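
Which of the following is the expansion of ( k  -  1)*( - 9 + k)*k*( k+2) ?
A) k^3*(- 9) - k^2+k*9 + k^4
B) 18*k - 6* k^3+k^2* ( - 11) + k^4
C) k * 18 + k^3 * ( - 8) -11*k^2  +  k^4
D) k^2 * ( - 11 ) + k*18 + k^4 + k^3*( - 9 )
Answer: C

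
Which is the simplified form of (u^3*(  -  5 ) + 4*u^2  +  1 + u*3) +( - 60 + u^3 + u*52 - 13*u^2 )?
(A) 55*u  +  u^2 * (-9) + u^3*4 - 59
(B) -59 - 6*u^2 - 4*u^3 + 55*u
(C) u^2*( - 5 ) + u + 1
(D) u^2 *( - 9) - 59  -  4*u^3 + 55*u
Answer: D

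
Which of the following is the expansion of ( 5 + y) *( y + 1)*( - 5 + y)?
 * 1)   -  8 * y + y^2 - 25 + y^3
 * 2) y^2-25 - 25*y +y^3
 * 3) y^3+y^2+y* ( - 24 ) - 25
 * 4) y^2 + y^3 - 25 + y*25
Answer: 2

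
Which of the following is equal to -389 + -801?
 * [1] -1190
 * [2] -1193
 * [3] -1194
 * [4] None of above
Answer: 1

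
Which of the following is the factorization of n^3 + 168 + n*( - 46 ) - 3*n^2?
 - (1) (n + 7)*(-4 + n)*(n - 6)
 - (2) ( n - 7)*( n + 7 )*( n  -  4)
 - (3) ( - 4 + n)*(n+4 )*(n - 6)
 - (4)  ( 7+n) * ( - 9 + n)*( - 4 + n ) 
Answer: 1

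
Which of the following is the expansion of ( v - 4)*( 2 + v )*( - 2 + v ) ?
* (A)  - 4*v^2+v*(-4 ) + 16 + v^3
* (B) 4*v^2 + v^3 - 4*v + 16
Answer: A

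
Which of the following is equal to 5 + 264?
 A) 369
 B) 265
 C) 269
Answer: C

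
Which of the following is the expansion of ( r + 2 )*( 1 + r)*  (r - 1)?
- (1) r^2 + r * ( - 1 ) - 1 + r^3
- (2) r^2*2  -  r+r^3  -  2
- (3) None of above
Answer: 2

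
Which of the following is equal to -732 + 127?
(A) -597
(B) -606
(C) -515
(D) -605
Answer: D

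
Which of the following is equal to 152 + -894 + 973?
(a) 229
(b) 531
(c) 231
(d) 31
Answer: c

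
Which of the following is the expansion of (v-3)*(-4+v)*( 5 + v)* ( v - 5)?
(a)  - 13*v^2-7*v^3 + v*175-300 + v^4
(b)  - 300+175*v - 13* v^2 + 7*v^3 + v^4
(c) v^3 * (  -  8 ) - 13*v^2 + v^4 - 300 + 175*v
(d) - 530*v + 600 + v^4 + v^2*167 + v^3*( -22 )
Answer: a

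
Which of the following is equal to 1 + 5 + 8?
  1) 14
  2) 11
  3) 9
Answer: 1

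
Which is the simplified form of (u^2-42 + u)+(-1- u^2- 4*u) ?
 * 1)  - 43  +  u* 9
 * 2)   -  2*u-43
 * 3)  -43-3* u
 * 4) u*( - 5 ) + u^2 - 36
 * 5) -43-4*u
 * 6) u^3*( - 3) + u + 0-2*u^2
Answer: 3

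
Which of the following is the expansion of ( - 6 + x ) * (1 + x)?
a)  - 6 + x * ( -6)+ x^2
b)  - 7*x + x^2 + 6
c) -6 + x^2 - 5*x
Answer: c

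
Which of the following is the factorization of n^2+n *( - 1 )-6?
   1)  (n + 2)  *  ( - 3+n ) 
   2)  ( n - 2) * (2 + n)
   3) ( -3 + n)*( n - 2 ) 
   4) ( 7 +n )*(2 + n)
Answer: 1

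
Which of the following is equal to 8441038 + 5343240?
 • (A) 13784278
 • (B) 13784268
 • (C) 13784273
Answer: A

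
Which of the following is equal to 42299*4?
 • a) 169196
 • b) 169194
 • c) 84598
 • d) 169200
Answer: a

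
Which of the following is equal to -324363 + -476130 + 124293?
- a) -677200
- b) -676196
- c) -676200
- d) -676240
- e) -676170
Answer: c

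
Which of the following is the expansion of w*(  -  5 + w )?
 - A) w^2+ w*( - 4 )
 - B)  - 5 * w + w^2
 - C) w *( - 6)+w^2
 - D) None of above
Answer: B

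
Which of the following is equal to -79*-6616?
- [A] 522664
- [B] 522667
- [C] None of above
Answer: A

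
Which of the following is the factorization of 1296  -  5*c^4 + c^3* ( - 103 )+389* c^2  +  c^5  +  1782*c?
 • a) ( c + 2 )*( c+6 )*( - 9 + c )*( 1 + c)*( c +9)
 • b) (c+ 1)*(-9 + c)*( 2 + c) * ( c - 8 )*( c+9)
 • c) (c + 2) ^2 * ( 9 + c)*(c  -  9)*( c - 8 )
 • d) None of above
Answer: b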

- [EXERCISE GOAL]: Determine the number of lines in the data that include the word "None", and provide that number without comment.

- [EXERCISE ANSWER]: 5